Problem to solve ->
Give again, word for word, every line in the entries below from the line with "Consider the age-structured" up to and including the line with "Initial population —", and no other line.

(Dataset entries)
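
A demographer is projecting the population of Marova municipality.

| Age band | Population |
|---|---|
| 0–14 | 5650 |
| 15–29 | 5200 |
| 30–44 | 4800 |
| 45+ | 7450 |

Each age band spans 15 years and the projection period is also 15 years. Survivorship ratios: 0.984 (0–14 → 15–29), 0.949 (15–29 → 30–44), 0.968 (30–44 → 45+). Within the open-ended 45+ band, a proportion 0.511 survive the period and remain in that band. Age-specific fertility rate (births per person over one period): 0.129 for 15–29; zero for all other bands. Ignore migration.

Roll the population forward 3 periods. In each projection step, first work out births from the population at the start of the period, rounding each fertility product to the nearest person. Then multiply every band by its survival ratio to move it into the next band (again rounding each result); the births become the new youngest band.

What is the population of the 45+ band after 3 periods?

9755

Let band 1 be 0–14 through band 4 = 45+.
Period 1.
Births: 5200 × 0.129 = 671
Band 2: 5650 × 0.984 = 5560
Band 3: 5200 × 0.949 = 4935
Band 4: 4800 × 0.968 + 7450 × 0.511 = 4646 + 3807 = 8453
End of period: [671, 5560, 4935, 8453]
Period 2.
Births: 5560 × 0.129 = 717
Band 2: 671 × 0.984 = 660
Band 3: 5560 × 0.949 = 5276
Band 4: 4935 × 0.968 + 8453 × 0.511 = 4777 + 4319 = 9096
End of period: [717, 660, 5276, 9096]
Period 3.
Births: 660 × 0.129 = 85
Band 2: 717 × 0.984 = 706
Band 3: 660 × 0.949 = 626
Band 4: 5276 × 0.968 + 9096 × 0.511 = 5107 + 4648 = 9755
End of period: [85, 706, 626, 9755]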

--

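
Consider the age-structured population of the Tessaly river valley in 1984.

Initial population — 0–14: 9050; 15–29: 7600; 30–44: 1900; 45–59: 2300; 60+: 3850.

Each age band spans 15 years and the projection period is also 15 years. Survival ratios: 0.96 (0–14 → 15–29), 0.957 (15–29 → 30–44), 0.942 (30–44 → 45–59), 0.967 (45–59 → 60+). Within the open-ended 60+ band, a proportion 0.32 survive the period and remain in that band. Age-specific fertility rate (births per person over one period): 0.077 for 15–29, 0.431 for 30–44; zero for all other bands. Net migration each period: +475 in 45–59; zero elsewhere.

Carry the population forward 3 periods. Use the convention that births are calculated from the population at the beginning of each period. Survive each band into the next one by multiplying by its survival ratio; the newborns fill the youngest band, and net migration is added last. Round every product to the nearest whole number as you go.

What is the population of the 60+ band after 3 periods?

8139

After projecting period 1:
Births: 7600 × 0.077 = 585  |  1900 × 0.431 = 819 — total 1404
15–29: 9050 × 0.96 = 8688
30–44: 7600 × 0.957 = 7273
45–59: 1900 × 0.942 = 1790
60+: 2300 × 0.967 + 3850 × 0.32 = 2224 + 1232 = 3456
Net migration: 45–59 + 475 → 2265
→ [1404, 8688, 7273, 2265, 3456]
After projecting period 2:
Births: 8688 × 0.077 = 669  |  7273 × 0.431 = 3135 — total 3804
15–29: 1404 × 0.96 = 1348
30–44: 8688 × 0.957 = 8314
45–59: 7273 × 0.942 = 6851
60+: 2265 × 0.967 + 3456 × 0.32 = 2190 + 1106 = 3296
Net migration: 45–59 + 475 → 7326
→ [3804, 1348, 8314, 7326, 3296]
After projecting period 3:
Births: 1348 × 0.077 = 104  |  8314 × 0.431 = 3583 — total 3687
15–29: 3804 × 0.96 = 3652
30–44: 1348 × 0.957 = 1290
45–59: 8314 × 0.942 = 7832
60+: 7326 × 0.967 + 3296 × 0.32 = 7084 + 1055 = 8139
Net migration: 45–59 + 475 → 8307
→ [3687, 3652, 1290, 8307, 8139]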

Solution for this problem ->
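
Consider the age-structured population of the Tessaly river valley in 1984.

Initial population — 0–14: 9050; 15–29: 7600; 30–44: 1900; 45–59: 2300; 60+: 3850.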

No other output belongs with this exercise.